◆ **Work instruction**:
Every entry must be repeated exactly in the answer.

[[ Records, beginning ]]

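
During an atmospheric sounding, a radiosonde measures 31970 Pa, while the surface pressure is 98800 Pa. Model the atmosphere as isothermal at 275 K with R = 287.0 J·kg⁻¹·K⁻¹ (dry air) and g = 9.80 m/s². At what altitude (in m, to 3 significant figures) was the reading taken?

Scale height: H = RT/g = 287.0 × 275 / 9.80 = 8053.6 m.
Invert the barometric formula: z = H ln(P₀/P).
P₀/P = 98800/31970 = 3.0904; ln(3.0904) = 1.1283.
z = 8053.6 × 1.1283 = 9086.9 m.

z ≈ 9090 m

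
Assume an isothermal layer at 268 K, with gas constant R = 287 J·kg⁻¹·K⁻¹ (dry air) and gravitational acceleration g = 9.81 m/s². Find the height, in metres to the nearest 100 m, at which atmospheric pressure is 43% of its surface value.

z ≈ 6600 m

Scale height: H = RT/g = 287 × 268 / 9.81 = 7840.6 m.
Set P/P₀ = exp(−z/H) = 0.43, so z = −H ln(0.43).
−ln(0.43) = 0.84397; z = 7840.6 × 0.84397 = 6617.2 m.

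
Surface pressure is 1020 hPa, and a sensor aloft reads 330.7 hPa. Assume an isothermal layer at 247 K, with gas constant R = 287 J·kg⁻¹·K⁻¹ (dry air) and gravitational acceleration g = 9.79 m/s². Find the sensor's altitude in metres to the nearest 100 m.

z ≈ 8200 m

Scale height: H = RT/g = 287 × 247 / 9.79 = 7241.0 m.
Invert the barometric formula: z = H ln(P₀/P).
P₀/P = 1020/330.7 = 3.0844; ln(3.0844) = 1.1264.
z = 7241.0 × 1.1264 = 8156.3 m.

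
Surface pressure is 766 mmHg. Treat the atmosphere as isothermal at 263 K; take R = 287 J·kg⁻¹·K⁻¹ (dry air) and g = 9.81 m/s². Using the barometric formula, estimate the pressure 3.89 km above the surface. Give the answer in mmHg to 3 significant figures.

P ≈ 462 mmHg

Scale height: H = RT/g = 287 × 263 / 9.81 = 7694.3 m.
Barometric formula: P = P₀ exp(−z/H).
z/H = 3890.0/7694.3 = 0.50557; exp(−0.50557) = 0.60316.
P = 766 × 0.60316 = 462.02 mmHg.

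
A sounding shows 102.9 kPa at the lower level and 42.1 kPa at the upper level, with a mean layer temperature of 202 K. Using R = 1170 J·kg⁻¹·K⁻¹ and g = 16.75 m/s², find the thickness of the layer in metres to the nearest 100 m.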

[[ Records, end ]]

◆ **Reply**:
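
During an atmospheric sounding, a radiosonde measures 31970 Pa, while the surface pressure is 98800 Pa. Model the atmosphere as isothermal at 275 K with R = 287.0 J·kg⁻¹·K⁻¹ (dry air) and g = 9.80 m/s². At what altitude (in m, to 3 significant figures) was the reading taken?

Scale height: H = RT/g = 287.0 × 275 / 9.80 = 8053.6 m.
Invert the barometric formula: z = H ln(P₀/P).
P₀/P = 98800/31970 = 3.0904; ln(3.0904) = 1.1283.
z = 8053.6 × 1.1283 = 9086.9 m.

z ≈ 9090 m

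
Assume an isothermal layer at 268 K, with gas constant R = 287 J·kg⁻¹·K⁻¹ (dry air) and gravitational acceleration g = 9.81 m/s². Find the height, in metres to the nearest 100 m, at which atmospheric pressure is 43% of its surface value.

z ≈ 6600 m

Scale height: H = RT/g = 287 × 268 / 9.81 = 7840.6 m.
Set P/P₀ = exp(−z/H) = 0.43, so z = −H ln(0.43).
−ln(0.43) = 0.84397; z = 7840.6 × 0.84397 = 6617.2 m.

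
Surface pressure is 1020 hPa, and a sensor aloft reads 330.7 hPa. Assume an isothermal layer at 247 K, with gas constant R = 287 J·kg⁻¹·K⁻¹ (dry air) and gravitational acceleration g = 9.79 m/s². Find the sensor's altitude in metres to the nearest 100 m.

z ≈ 8200 m

Scale height: H = RT/g = 287 × 247 / 9.79 = 7241.0 m.
Invert the barometric formula: z = H ln(P₀/P).
P₀/P = 1020/330.7 = 3.0844; ln(3.0844) = 1.1264.
z = 7241.0 × 1.1264 = 8156.3 m.

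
Surface pressure is 766 mmHg. Treat the atmosphere as isothermal at 263 K; take R = 287 J·kg⁻¹·K⁻¹ (dry air) and g = 9.81 m/s². Using the barometric formula, estimate the pressure 3.89 km above the surface. Give the answer in mmHg to 3 significant figures.

P ≈ 462 mmHg

Scale height: H = RT/g = 287 × 263 / 9.81 = 7694.3 m.
Barometric formula: P = P₀ exp(−z/H).
z/H = 3890.0/7694.3 = 0.50557; exp(−0.50557) = 0.60316.
P = 766 × 0.60316 = 462.02 mmHg.

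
A sounding shows 102.9 kPa at the lower level and 42.1 kPa at the upper level, with a mean layer temperature of 202 K. Using R = 1170 J·kg⁻¹·K⁻¹ and g = 16.75 m/s², find the thickness of the layer in metres to the nearest 100 m.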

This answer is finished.